-- Records supplied --
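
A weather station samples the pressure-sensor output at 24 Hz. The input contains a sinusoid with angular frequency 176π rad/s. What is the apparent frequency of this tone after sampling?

8 Hz

ω = 176π rad/s → f = ω/(2π) = 88 Hz.
88 Hz mod fs = 16 Hz.
16 Hz > fs/2 = 12 Hz, folds to fs − 16 Hz = 8 Hz.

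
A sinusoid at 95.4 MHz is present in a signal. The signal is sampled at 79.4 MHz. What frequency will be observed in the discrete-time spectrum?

16 MHz

95.4 MHz mod fs = 16 MHz.
16 MHz ≤ fs/2 = 39.7 MHz, appears at 16 MHz.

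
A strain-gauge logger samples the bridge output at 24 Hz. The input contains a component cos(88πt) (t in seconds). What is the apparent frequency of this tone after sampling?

ω = 88π rad/s → f = ω/(2π) = 44 Hz.
44 Hz mod fs = 20 Hz.
20 Hz > fs/2 = 12 Hz, folds to fs − 20 Hz = 4 Hz.

4 Hz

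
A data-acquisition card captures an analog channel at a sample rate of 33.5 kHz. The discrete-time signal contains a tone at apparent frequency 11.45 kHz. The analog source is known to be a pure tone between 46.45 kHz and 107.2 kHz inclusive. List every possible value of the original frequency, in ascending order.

Frequencies that alias to 11.45 kHz are k·fs ± 11.45 kHz for integer k ≥ 0.
k=0: 11.45 kHz.
k=1: 22.05 kHz, 44.95 kHz.
k=2: 55.55 kHz, 78.45 kHz.
k=3: 89.05 kHz, 111.95 kHz.
k=4: 122.55 kHz, 145.45 kHz.
Within [46.45 kHz, 107.2 kHz]: 55.55 kHz, 78.45 kHz, 89.05 kHz.

55.55 kHz, 78.45 kHz, 89.05 kHz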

-- What is needed --
This exercise asks for every line of the records to be repeated exactly.

-- Answer for the task --
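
A weather station samples the pressure-sensor output at 24 Hz. The input contains a sinusoid with angular frequency 176π rad/s. What is the apparent frequency of this tone after sampling?

8 Hz

ω = 176π rad/s → f = ω/(2π) = 88 Hz.
88 Hz mod fs = 16 Hz.
16 Hz > fs/2 = 12 Hz, folds to fs − 16 Hz = 8 Hz.

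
A sinusoid at 95.4 MHz is present in a signal. The signal is sampled at 79.4 MHz. What frequency will be observed in the discrete-time spectrum?

16 MHz

95.4 MHz mod fs = 16 MHz.
16 MHz ≤ fs/2 = 39.7 MHz, appears at 16 MHz.

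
A strain-gauge logger samples the bridge output at 24 Hz. The input contains a component cos(88πt) (t in seconds). What is the apparent frequency of this tone after sampling?

ω = 88π rad/s → f = ω/(2π) = 44 Hz.
44 Hz mod fs = 20 Hz.
20 Hz > fs/2 = 12 Hz, folds to fs − 20 Hz = 4 Hz.

4 Hz

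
A data-acquisition card captures an analog channel at a sample rate of 33.5 kHz. The discrete-time signal contains a tone at apparent frequency 11.45 kHz. The analog source is known to be a pure tone between 46.45 kHz and 107.2 kHz inclusive. List every possible value of the original frequency, in ascending order.

Frequencies that alias to 11.45 kHz are k·fs ± 11.45 kHz for integer k ≥ 0.
k=0: 11.45 kHz.
k=1: 22.05 kHz, 44.95 kHz.
k=2: 55.55 kHz, 78.45 kHz.
k=3: 89.05 kHz, 111.95 kHz.
k=4: 122.55 kHz, 145.45 kHz.
Within [46.45 kHz, 107.2 kHz]: 55.55 kHz, 78.45 kHz, 89.05 kHz.

55.55 kHz, 78.45 kHz, 89.05 kHz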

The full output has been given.